ABOUT THIS TASK: Restate word for word the lines of the entries below, starting with the line that holds "Question 2: After processing event 1" and ending with the line that holds "1: SEND who=A seq=163 len=104", and no others.

DATASET RECORDS:
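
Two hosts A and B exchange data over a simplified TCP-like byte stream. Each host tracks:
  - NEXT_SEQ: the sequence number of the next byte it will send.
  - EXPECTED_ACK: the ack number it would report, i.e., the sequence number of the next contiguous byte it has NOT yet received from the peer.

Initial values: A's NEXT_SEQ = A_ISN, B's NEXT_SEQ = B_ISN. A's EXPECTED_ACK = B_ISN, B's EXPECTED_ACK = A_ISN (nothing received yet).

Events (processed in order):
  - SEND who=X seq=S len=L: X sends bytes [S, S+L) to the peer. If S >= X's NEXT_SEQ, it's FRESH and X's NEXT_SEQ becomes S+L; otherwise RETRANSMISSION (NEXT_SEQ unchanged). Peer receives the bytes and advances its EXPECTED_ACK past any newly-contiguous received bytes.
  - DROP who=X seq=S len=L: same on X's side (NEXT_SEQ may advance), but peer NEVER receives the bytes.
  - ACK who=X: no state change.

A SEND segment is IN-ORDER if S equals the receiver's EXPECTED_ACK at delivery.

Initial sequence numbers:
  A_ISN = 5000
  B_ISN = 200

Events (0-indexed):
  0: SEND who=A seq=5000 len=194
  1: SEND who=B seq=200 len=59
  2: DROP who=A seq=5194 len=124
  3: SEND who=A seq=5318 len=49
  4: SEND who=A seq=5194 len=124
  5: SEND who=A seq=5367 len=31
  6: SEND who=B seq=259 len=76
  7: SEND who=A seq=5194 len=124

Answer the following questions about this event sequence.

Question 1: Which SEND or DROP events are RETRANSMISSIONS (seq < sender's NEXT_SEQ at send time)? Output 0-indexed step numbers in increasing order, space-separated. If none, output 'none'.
Answer: 4 7

Derivation:
Step 0: SEND seq=5000 -> fresh
Step 1: SEND seq=200 -> fresh
Step 2: DROP seq=5194 -> fresh
Step 3: SEND seq=5318 -> fresh
Step 4: SEND seq=5194 -> retransmit
Step 5: SEND seq=5367 -> fresh
Step 6: SEND seq=259 -> fresh
Step 7: SEND seq=5194 -> retransmit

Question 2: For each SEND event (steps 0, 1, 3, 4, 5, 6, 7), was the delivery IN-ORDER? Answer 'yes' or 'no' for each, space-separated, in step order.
Step 0: SEND seq=5000 -> in-order
Step 1: SEND seq=200 -> in-order
Step 3: SEND seq=5318 -> out-of-order
Step 4: SEND seq=5194 -> in-order
Step 5: SEND seq=5367 -> in-order
Step 6: SEND seq=259 -> in-order
Step 7: SEND seq=5194 -> out-of-order

Answer: yes yes no yes yes yes no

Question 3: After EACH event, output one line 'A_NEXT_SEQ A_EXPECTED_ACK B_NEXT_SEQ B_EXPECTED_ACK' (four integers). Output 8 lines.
5194 200 200 5194
5194 259 259 5194
5318 259 259 5194
5367 259 259 5194
5367 259 259 5367
5398 259 259 5398
5398 335 335 5398
5398 335 335 5398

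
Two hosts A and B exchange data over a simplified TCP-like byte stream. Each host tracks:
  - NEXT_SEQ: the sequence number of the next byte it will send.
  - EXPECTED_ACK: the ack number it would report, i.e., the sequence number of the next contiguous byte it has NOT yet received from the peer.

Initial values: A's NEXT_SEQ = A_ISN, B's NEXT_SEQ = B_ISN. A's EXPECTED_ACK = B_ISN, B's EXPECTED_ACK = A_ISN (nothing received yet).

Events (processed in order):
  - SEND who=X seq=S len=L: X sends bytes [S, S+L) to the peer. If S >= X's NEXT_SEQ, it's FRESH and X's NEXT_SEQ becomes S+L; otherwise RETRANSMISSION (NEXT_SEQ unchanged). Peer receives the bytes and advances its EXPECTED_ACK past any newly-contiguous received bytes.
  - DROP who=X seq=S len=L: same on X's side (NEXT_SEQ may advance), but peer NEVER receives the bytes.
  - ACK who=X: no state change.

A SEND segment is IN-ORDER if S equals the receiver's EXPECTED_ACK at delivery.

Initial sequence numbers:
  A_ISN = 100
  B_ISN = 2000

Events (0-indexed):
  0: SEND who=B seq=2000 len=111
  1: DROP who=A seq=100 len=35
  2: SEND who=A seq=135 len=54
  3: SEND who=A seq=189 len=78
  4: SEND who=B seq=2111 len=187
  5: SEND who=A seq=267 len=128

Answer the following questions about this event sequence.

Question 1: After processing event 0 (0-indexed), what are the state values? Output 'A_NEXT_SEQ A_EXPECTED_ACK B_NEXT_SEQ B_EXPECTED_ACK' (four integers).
After event 0: A_seq=100 A_ack=2111 B_seq=2111 B_ack=100

100 2111 2111 100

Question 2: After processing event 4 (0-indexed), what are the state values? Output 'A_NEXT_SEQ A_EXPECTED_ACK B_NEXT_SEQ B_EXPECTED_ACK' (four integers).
After event 0: A_seq=100 A_ack=2111 B_seq=2111 B_ack=100
After event 1: A_seq=135 A_ack=2111 B_seq=2111 B_ack=100
After event 2: A_seq=189 A_ack=2111 B_seq=2111 B_ack=100
After event 3: A_seq=267 A_ack=2111 B_seq=2111 B_ack=100
After event 4: A_seq=267 A_ack=2298 B_seq=2298 B_ack=100

267 2298 2298 100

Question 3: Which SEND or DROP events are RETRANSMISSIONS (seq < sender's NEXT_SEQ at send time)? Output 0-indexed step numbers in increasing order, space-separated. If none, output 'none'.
Step 0: SEND seq=2000 -> fresh
Step 1: DROP seq=100 -> fresh
Step 2: SEND seq=135 -> fresh
Step 3: SEND seq=189 -> fresh
Step 4: SEND seq=2111 -> fresh
Step 5: SEND seq=267 -> fresh

Answer: none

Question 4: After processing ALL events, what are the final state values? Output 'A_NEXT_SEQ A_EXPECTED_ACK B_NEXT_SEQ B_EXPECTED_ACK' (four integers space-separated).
After event 0: A_seq=100 A_ack=2111 B_seq=2111 B_ack=100
After event 1: A_seq=135 A_ack=2111 B_seq=2111 B_ack=100
After event 2: A_seq=189 A_ack=2111 B_seq=2111 B_ack=100
After event 3: A_seq=267 A_ack=2111 B_seq=2111 B_ack=100
After event 4: A_seq=267 A_ack=2298 B_seq=2298 B_ack=100
After event 5: A_seq=395 A_ack=2298 B_seq=2298 B_ack=100

Answer: 395 2298 2298 100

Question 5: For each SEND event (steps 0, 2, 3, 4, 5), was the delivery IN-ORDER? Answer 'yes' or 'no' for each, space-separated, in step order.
Answer: yes no no yes no

Derivation:
Step 0: SEND seq=2000 -> in-order
Step 2: SEND seq=135 -> out-of-order
Step 3: SEND seq=189 -> out-of-order
Step 4: SEND seq=2111 -> in-order
Step 5: SEND seq=267 -> out-of-order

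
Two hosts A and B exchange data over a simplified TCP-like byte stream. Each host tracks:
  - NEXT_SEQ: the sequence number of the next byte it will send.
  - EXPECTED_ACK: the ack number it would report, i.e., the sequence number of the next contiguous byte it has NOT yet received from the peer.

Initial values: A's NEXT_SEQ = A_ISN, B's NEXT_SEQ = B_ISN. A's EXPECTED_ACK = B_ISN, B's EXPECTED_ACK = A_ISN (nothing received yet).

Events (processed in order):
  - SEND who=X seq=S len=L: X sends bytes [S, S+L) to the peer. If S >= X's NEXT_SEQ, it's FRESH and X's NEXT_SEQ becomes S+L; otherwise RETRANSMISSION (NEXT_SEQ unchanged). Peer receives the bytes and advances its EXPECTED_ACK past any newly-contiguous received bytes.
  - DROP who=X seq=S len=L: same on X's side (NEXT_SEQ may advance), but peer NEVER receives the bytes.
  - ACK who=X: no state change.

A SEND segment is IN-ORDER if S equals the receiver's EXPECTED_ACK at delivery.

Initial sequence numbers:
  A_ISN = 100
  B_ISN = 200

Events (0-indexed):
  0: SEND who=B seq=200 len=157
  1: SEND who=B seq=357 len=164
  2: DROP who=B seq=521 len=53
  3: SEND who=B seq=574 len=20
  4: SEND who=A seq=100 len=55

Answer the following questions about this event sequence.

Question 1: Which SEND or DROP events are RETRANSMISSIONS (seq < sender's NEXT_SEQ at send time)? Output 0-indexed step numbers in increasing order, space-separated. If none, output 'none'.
Step 0: SEND seq=200 -> fresh
Step 1: SEND seq=357 -> fresh
Step 2: DROP seq=521 -> fresh
Step 3: SEND seq=574 -> fresh
Step 4: SEND seq=100 -> fresh

Answer: none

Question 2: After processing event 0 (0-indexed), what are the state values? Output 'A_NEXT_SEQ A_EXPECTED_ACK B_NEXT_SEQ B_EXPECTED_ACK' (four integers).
After event 0: A_seq=100 A_ack=357 B_seq=357 B_ack=100

100 357 357 100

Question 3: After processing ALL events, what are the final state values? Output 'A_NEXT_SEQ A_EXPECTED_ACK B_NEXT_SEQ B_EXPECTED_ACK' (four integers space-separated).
After event 0: A_seq=100 A_ack=357 B_seq=357 B_ack=100
After event 1: A_seq=100 A_ack=521 B_seq=521 B_ack=100
After event 2: A_seq=100 A_ack=521 B_seq=574 B_ack=100
After event 3: A_seq=100 A_ack=521 B_seq=594 B_ack=100
After event 4: A_seq=155 A_ack=521 B_seq=594 B_ack=155

Answer: 155 521 594 155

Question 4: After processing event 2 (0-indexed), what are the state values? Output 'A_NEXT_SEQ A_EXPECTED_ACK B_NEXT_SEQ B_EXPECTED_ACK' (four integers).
After event 0: A_seq=100 A_ack=357 B_seq=357 B_ack=100
After event 1: A_seq=100 A_ack=521 B_seq=521 B_ack=100
After event 2: A_seq=100 A_ack=521 B_seq=574 B_ack=100

100 521 574 100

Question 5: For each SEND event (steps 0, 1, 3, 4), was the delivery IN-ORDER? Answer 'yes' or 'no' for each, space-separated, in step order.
Step 0: SEND seq=200 -> in-order
Step 1: SEND seq=357 -> in-order
Step 3: SEND seq=574 -> out-of-order
Step 4: SEND seq=100 -> in-order

Answer: yes yes no yes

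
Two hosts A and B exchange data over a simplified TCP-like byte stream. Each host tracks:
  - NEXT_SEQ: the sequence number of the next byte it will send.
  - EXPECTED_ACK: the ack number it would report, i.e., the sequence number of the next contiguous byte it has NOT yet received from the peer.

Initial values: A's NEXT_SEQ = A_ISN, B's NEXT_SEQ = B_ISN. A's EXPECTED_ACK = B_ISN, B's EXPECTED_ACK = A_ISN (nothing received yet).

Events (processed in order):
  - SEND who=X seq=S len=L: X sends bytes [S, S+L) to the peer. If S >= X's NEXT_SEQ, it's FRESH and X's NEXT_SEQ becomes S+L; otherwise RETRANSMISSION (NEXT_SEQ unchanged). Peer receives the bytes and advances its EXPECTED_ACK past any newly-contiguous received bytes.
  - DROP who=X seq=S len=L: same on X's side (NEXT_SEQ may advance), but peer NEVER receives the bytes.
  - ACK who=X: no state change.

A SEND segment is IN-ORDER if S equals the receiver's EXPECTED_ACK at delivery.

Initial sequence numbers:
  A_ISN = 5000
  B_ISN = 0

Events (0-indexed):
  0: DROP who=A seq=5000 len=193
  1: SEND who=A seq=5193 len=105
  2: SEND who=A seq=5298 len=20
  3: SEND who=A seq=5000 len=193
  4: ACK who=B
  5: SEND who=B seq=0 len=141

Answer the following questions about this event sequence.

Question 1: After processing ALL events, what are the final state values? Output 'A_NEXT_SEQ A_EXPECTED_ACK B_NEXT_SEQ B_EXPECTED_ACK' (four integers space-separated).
Answer: 5318 141 141 5318

Derivation:
After event 0: A_seq=5193 A_ack=0 B_seq=0 B_ack=5000
After event 1: A_seq=5298 A_ack=0 B_seq=0 B_ack=5000
After event 2: A_seq=5318 A_ack=0 B_seq=0 B_ack=5000
After event 3: A_seq=5318 A_ack=0 B_seq=0 B_ack=5318
After event 4: A_seq=5318 A_ack=0 B_seq=0 B_ack=5318
After event 5: A_seq=5318 A_ack=141 B_seq=141 B_ack=5318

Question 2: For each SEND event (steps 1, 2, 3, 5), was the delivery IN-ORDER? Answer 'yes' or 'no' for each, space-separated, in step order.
Answer: no no yes yes

Derivation:
Step 1: SEND seq=5193 -> out-of-order
Step 2: SEND seq=5298 -> out-of-order
Step 3: SEND seq=5000 -> in-order
Step 5: SEND seq=0 -> in-order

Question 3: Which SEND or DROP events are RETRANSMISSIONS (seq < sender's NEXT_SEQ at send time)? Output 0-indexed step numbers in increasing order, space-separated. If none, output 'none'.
Step 0: DROP seq=5000 -> fresh
Step 1: SEND seq=5193 -> fresh
Step 2: SEND seq=5298 -> fresh
Step 3: SEND seq=5000 -> retransmit
Step 5: SEND seq=0 -> fresh

Answer: 3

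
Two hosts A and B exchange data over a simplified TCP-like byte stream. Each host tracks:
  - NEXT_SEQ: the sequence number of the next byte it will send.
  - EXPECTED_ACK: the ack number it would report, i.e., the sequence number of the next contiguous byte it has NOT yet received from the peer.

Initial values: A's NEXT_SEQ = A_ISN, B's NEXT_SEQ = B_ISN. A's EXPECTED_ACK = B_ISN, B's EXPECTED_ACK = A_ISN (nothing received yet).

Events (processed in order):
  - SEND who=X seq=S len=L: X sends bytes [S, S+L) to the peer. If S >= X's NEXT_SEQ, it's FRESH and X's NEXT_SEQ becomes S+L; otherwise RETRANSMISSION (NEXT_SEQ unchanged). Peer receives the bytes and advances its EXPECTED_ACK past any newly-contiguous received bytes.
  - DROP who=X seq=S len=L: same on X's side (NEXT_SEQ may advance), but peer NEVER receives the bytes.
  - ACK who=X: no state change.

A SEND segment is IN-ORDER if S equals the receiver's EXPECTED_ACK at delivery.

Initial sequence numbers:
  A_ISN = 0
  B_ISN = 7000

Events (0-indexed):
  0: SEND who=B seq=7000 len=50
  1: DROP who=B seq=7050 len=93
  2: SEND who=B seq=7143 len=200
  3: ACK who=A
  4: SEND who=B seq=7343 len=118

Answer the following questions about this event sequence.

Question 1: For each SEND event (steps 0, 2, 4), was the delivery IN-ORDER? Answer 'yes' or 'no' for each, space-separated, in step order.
Answer: yes no no

Derivation:
Step 0: SEND seq=7000 -> in-order
Step 2: SEND seq=7143 -> out-of-order
Step 4: SEND seq=7343 -> out-of-order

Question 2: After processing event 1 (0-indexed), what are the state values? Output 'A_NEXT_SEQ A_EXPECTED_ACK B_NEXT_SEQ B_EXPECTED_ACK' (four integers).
After event 0: A_seq=0 A_ack=7050 B_seq=7050 B_ack=0
After event 1: A_seq=0 A_ack=7050 B_seq=7143 B_ack=0

0 7050 7143 0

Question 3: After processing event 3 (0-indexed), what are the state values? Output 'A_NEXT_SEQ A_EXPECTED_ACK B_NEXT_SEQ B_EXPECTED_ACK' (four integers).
After event 0: A_seq=0 A_ack=7050 B_seq=7050 B_ack=0
After event 1: A_seq=0 A_ack=7050 B_seq=7143 B_ack=0
After event 2: A_seq=0 A_ack=7050 B_seq=7343 B_ack=0
After event 3: A_seq=0 A_ack=7050 B_seq=7343 B_ack=0

0 7050 7343 0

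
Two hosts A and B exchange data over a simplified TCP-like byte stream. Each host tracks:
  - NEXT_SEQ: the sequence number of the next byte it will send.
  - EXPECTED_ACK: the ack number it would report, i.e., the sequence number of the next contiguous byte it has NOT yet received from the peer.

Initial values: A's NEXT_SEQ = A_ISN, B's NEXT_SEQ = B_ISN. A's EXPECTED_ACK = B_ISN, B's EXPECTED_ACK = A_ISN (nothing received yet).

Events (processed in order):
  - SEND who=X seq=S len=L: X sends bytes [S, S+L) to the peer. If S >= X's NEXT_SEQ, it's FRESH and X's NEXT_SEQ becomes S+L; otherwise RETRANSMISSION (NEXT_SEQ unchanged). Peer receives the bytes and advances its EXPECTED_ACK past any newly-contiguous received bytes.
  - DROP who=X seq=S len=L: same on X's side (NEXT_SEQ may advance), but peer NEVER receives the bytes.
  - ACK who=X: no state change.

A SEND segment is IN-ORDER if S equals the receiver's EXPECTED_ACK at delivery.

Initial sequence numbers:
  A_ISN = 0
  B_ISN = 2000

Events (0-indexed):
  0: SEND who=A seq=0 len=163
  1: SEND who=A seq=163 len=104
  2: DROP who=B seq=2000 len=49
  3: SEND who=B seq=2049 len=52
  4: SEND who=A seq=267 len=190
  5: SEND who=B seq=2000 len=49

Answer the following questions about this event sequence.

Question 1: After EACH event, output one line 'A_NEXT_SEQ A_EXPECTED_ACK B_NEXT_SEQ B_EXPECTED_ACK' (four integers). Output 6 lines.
163 2000 2000 163
267 2000 2000 267
267 2000 2049 267
267 2000 2101 267
457 2000 2101 457
457 2101 2101 457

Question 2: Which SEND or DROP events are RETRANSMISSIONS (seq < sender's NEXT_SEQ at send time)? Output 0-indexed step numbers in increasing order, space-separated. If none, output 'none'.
Step 0: SEND seq=0 -> fresh
Step 1: SEND seq=163 -> fresh
Step 2: DROP seq=2000 -> fresh
Step 3: SEND seq=2049 -> fresh
Step 4: SEND seq=267 -> fresh
Step 5: SEND seq=2000 -> retransmit

Answer: 5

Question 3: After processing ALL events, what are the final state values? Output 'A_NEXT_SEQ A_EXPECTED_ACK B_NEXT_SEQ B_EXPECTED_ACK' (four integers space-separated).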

COMPLETED EXERCISE:
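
Question 2: After processing event 1 (0-indexed), what are the state values? Output 'A_NEXT_SEQ A_EXPECTED_ACK B_NEXT_SEQ B_EXPECTED_ACK' (four integers).
After event 0: A_seq=0 A_ack=7050 B_seq=7050 B_ack=0
After event 1: A_seq=0 A_ack=7050 B_seq=7143 B_ack=0

0 7050 7143 0

Question 3: After processing event 3 (0-indexed), what are the state values? Output 'A_NEXT_SEQ A_EXPECTED_ACK B_NEXT_SEQ B_EXPECTED_ACK' (four integers).
After event 0: A_seq=0 A_ack=7050 B_seq=7050 B_ack=0
After event 1: A_seq=0 A_ack=7050 B_seq=7143 B_ack=0
After event 2: A_seq=0 A_ack=7050 B_seq=7343 B_ack=0
After event 3: A_seq=0 A_ack=7050 B_seq=7343 B_ack=0

0 7050 7343 0

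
Two hosts A and B exchange data over a simplified TCP-like byte stream. Each host tracks:
  - NEXT_SEQ: the sequence number of the next byte it will send.
  - EXPECTED_ACK: the ack number it would report, i.e., the sequence number of the next contiguous byte it has NOT yet received from the peer.

Initial values: A's NEXT_SEQ = A_ISN, B's NEXT_SEQ = B_ISN. A's EXPECTED_ACK = B_ISN, B's EXPECTED_ACK = A_ISN (nothing received yet).

Events (processed in order):
  - SEND who=X seq=S len=L: X sends bytes [S, S+L) to the peer. If S >= X's NEXT_SEQ, it's FRESH and X's NEXT_SEQ becomes S+L; otherwise RETRANSMISSION (NEXT_SEQ unchanged). Peer receives the bytes and advances its EXPECTED_ACK past any newly-contiguous received bytes.
  - DROP who=X seq=S len=L: same on X's side (NEXT_SEQ may advance), but peer NEVER receives the bytes.
  - ACK who=X: no state change.

A SEND segment is IN-ORDER if S equals the receiver's EXPECTED_ACK at delivery.

Initial sequence numbers:
  A_ISN = 0
  B_ISN = 2000

Events (0-indexed):
  0: SEND who=A seq=0 len=163
  1: SEND who=A seq=163 len=104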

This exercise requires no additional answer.